TASK BRIEF:
Using the data below, gather each line that includes the word "bound".

DATA FOR REVIEW:
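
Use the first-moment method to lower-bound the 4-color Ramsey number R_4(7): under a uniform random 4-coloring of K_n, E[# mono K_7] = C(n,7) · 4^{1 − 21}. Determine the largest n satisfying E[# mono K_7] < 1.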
---
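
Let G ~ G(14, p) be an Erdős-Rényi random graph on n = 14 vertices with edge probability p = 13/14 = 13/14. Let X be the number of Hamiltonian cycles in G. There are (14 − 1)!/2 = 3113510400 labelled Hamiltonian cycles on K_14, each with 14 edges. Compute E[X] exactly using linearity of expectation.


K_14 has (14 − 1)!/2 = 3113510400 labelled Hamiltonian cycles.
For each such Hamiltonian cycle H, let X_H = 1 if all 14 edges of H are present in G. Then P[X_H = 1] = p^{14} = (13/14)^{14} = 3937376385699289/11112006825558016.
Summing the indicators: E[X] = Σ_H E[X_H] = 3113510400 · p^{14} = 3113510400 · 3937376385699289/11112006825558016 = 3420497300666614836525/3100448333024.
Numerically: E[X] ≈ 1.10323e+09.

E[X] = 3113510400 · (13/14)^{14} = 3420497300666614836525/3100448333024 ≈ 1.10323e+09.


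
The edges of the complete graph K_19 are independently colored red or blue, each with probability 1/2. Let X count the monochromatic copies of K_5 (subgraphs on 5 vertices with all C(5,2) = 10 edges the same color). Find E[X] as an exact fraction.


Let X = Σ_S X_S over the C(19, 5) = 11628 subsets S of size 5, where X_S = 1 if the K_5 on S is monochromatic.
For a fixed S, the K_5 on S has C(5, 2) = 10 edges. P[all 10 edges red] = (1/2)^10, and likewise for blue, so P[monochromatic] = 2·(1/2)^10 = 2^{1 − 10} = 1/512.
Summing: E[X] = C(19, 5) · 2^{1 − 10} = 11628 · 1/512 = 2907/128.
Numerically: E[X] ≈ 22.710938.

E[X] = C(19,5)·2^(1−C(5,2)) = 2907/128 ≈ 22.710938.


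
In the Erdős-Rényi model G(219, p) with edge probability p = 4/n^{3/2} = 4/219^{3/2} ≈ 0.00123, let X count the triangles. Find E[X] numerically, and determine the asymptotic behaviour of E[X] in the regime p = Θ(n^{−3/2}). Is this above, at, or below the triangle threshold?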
--
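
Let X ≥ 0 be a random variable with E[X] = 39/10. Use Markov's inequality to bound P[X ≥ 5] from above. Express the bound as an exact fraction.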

SOLUTION TO THIS EXERCISE:
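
Use the first-moment method to lower-bound the 4-color Ramsey number R_4(7): under a uniform random 4-coloring of K_n, E[# mono K_7] = C(n,7) · 4^{1 − 21}. Determine the largest n satisfying E[# mono K_7] < 1.
Let X ≥ 0 be a random variable with E[X] = 39/10. Use Markov's inequality to bound P[X ≥ 5] from above. Express the bound as an exact fraction.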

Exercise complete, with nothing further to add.